WORK INSTRUCTIONS ▸ Scan the entries for the word "What" and return every line that has it.

——

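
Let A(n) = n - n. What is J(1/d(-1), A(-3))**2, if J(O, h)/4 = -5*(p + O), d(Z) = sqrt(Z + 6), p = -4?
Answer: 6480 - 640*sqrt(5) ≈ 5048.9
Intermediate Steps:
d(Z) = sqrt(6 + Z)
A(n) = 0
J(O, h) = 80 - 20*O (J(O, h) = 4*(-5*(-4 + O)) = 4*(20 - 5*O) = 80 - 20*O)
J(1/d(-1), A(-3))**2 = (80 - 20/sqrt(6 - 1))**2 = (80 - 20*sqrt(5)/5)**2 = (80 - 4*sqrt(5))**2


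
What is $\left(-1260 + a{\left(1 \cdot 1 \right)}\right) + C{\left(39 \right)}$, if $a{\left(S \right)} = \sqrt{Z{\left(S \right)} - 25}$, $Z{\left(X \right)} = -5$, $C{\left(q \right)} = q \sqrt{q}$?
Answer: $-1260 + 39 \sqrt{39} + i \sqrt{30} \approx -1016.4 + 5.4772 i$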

——

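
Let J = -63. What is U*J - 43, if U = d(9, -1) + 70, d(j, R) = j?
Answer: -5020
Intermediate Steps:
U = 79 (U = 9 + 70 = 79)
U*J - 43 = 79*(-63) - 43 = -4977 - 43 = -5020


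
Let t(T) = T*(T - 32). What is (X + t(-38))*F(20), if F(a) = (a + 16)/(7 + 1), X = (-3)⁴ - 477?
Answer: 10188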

——

SOLUTION FOR THIS PROBLEM ▸
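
Let A(n) = n - n. What is J(1/d(-1), A(-3))**2, if J(O, h)/4 = -5*(p + O), d(Z) = sqrt(Z + 6), p = -4?
What is $\left(-1260 + a{\left(1 \cdot 1 \right)}\right) + C{\left(39 \right)}$, if $a{\left(S \right)} = \sqrt{Z{\left(S \right)} - 25}$, $Z{\left(X \right)} = -5$, $C{\left(q \right)} = q \sqrt{q}$?
Let J = -63. What is U*J - 43, if U = d(9, -1) + 70, d(j, R) = j?
Let t(T) = T*(T - 32). What is (X + t(-38))*F(20), if F(a) = (a + 16)/(7 + 1), X = (-3)⁴ - 477?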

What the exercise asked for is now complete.